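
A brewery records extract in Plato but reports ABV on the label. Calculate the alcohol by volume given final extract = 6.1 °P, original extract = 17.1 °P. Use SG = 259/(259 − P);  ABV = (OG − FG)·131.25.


OG = 259/(259 − 17.1) = 1.0707
FG = 259/(259 − 6.1) = 1.0241
ABV = (1.0707 − 1.0241)·131.25

6.1123 % ABV


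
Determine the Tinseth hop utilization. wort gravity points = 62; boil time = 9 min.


U = 1.65·0.000125^(GP/1000) · (1 − e^(−0.04·t))/4.15
bigness = 1.65·0.000125^(62/1000) = 0.9451
boil_factor = (1 − e^(−0.04·9))/4.15 = 0.0728
U = 0.9451 · 0.0728

0.0689


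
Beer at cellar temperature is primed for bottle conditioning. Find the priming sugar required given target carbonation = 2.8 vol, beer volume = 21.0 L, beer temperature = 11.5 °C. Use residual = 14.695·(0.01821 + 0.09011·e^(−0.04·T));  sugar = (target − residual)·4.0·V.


residual = 14.695·(0.01821 + 0.09011·e^(−0.04·11.5)) = 1.1035
sugar = (2.8 − 1.1035)·4.0·21.0

142.5043 g


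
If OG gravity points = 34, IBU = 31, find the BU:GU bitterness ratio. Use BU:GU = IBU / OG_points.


BU:GU = 31 / 34

0.9118


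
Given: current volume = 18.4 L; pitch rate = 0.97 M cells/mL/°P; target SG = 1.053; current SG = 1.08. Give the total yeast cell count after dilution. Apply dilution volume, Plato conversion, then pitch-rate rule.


V_w = V·((SG_c−1)/(SG_t−1)−1);  °P = 259 − 259/SG_t;  cells = rate·(V+V_w)·°P
V_w = 18.4·((1.08−1)/(1.053−1)−1) = 9.3736
V_final = 18.4 + 9.3736 = 27.7736
°P = 259 − 259/1.053 = 13.0361
cells = 0.97·27.7736·13.0361

351.1971 billion cells


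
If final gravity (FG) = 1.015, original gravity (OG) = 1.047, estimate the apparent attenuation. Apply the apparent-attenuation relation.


AA = (OG − FG)/(OG − 1) · 100
AA = (1.047 − 1.015)/(1.047 − 1) · 100

68.0851 %


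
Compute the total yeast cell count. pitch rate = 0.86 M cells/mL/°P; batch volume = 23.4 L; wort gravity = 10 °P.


cells (billions) = rate · V_L · °P
cells = 0.86 · 23.4 · 10

201.2400 billion cells


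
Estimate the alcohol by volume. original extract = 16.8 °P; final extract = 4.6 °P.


SG = 259/(259 − P);  ABV = (OG − FG)·131.25
OG = 259/(259 − 16.8) = 1.0694
FG = 259/(259 − 4.6) = 1.0181
ABV = (1.0694 − 1.0181)·131.25

6.7308 % ABV


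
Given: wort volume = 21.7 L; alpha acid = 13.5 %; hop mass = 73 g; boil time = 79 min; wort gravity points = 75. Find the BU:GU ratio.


U = 1.65·0.000125^(GP/1000)·(1−e^(−0.04t))/4.15;  IBU = (α/100)·m·U·1000/V;  BU:GU = IBU/GP
U = 1.65·0.000125^(75/1000)·(1−e^(−0.04·79))/4.15 = 0.1940
IBU = (13.5/100)·73·0.1940·1000/21.7 = 88.1198
BU:GU = 88.1198/75

1.1749


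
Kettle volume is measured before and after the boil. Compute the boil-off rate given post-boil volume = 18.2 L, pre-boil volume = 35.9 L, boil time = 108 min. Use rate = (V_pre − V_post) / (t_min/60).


rate = (35.9 − 18.2) / (108/60)

9.8333 L/hr


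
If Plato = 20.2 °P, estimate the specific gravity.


SG = 259/(259 − P)
SG = 259/(259 − 20.2)

1.0846


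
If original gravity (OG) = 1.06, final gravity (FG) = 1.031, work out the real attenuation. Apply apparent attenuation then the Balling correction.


AA = (OG−FG)/(OG−1)·100;  RA = AA·0.8192
AA = (1.06 − 1.031)/(1.06 − 1)·100 = 48.3333
RA = 48.3333·0.8192

39.5947 %


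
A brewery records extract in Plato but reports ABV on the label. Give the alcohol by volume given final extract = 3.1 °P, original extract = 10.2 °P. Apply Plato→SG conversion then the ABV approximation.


SG = 259/(259 − P);  ABV = (OG − FG)·131.25
OG = 259/(259 − 10.2) = 1.0410
FG = 259/(259 − 3.1) = 1.0121
ABV = (1.0410 − 1.0121)·131.25

3.7909 % ABV


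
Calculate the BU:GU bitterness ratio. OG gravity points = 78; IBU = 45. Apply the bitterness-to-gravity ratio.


BU:GU = IBU / OG_points
BU:GU = 45 / 78

0.5769


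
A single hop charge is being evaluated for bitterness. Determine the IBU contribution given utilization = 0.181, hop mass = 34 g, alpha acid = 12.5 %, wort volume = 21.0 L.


IBU = (α/100)·mass·U·1000 / V
IBU = (12.5/100)·34·0.181·1000 / 21.0

36.6310 IBU


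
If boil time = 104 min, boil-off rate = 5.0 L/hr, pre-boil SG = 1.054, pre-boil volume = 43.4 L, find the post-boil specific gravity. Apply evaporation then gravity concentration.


V_post = V_pre − rate·(t/60);  SG_post = 1 + (SG_pre−1)·V_pre/V_post
V_post = 43.4 − 5.0·(104/60) = 34.7333
SG_post = 1 + (1.054 − 1)·43.4/34.7333

1.0675


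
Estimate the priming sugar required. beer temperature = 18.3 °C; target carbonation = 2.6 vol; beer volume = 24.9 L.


residual = 14.695·(0.01821 + 0.09011·e^(−0.04·T));  sugar = (target − residual)·4.0·V
residual = 14.695·(0.01821 + 0.09011·e^(−0.04·18.3)) = 0.9044
sugar = (2.6 − 0.9044)·4.0·24.9

168.8769 g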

==============================

Exercise description: Copy all the data. Match it exactly.

Output for this task:
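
A brewery records extract in Plato but reports ABV on the label. Calculate the alcohol by volume given final extract = 6.1 °P, original extract = 17.1 °P. Use SG = 259/(259 − P);  ABV = (OG − FG)·131.25.


OG = 259/(259 − 17.1) = 1.0707
FG = 259/(259 − 6.1) = 1.0241
ABV = (1.0707 − 1.0241)·131.25

6.1123 % ABV


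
Determine the Tinseth hop utilization. wort gravity points = 62; boil time = 9 min.


U = 1.65·0.000125^(GP/1000) · (1 − e^(−0.04·t))/4.15
bigness = 1.65·0.000125^(62/1000) = 0.9451
boil_factor = (1 − e^(−0.04·9))/4.15 = 0.0728
U = 0.9451 · 0.0728

0.0689


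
Beer at cellar temperature is primed for bottle conditioning. Find the priming sugar required given target carbonation = 2.8 vol, beer volume = 21.0 L, beer temperature = 11.5 °C. Use residual = 14.695·(0.01821 + 0.09011·e^(−0.04·T));  sugar = (target − residual)·4.0·V.


residual = 14.695·(0.01821 + 0.09011·e^(−0.04·11.5)) = 1.1035
sugar = (2.8 − 1.1035)·4.0·21.0

142.5043 g


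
If OG gravity points = 34, IBU = 31, find the BU:GU bitterness ratio. Use BU:GU = IBU / OG_points.


BU:GU = 31 / 34

0.9118


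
Given: current volume = 18.4 L; pitch rate = 0.97 M cells/mL/°P; target SG = 1.053; current SG = 1.08. Give the total yeast cell count after dilution. Apply dilution volume, Plato conversion, then pitch-rate rule.


V_w = V·((SG_c−1)/(SG_t−1)−1);  °P = 259 − 259/SG_t;  cells = rate·(V+V_w)·°P
V_w = 18.4·((1.08−1)/(1.053−1)−1) = 9.3736
V_final = 18.4 + 9.3736 = 27.7736
°P = 259 − 259/1.053 = 13.0361
cells = 0.97·27.7736·13.0361

351.1971 billion cells


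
If final gravity (FG) = 1.015, original gravity (OG) = 1.047, estimate the apparent attenuation. Apply the apparent-attenuation relation.


AA = (OG − FG)/(OG − 1) · 100
AA = (1.047 − 1.015)/(1.047 − 1) · 100

68.0851 %


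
Compute the total yeast cell count. pitch rate = 0.86 M cells/mL/°P; batch volume = 23.4 L; wort gravity = 10 °P.


cells (billions) = rate · V_L · °P
cells = 0.86 · 23.4 · 10

201.2400 billion cells


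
Estimate the alcohol by volume. original extract = 16.8 °P; final extract = 4.6 °P.


SG = 259/(259 − P);  ABV = (OG − FG)·131.25
OG = 259/(259 − 16.8) = 1.0694
FG = 259/(259 − 4.6) = 1.0181
ABV = (1.0694 − 1.0181)·131.25

6.7308 % ABV


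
Given: wort volume = 21.7 L; alpha acid = 13.5 %; hop mass = 73 g; boil time = 79 min; wort gravity points = 75. Find the BU:GU ratio.


U = 1.65·0.000125^(GP/1000)·(1−e^(−0.04t))/4.15;  IBU = (α/100)·m·U·1000/V;  BU:GU = IBU/GP
U = 1.65·0.000125^(75/1000)·(1−e^(−0.04·79))/4.15 = 0.1940
IBU = (13.5/100)·73·0.1940·1000/21.7 = 88.1198
BU:GU = 88.1198/75

1.1749


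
Kettle volume is measured before and after the boil. Compute the boil-off rate given post-boil volume = 18.2 L, pre-boil volume = 35.9 L, boil time = 108 min. Use rate = (V_pre − V_post) / (t_min/60).


rate = (35.9 − 18.2) / (108/60)

9.8333 L/hr


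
If Plato = 20.2 °P, estimate the specific gravity.


SG = 259/(259 − P)
SG = 259/(259 − 20.2)

1.0846


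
If original gravity (OG) = 1.06, final gravity (FG) = 1.031, work out the real attenuation. Apply apparent attenuation then the Balling correction.


AA = (OG−FG)/(OG−1)·100;  RA = AA·0.8192
AA = (1.06 − 1.031)/(1.06 − 1)·100 = 48.3333
RA = 48.3333·0.8192

39.5947 %


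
A brewery records extract in Plato but reports ABV on the label. Give the alcohol by volume given final extract = 3.1 °P, original extract = 10.2 °P. Apply Plato→SG conversion then the ABV approximation.


SG = 259/(259 − P);  ABV = (OG − FG)·131.25
OG = 259/(259 − 10.2) = 1.0410
FG = 259/(259 − 3.1) = 1.0121
ABV = (1.0410 − 1.0121)·131.25

3.7909 % ABV


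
Calculate the BU:GU bitterness ratio. OG gravity points = 78; IBU = 45. Apply the bitterness-to-gravity ratio.


BU:GU = IBU / OG_points
BU:GU = 45 / 78

0.5769


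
A single hop charge is being evaluated for bitterness. Determine the IBU contribution given utilization = 0.181, hop mass = 34 g, alpha acid = 12.5 %, wort volume = 21.0 L.


IBU = (α/100)·mass·U·1000 / V
IBU = (12.5/100)·34·0.181·1000 / 21.0

36.6310 IBU


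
If boil time = 104 min, boil-off rate = 5.0 L/hr, pre-boil SG = 1.054, pre-boil volume = 43.4 L, find the post-boil specific gravity. Apply evaporation then gravity concentration.


V_post = V_pre − rate·(t/60);  SG_post = 1 + (SG_pre−1)·V_pre/V_post
V_post = 43.4 − 5.0·(104/60) = 34.7333
SG_post = 1 + (1.054 − 1)·43.4/34.7333

1.0675


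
Estimate the priming sugar required. beer temperature = 18.3 °C; target carbonation = 2.6 vol; beer volume = 24.9 L.


residual = 14.695·(0.01821 + 0.09011·e^(−0.04·T));  sugar = (target − residual)·4.0·V
residual = 14.695·(0.01821 + 0.09011·e^(−0.04·18.3)) = 0.9044
sugar = (2.6 − 0.9044)·4.0·24.9

168.8769 g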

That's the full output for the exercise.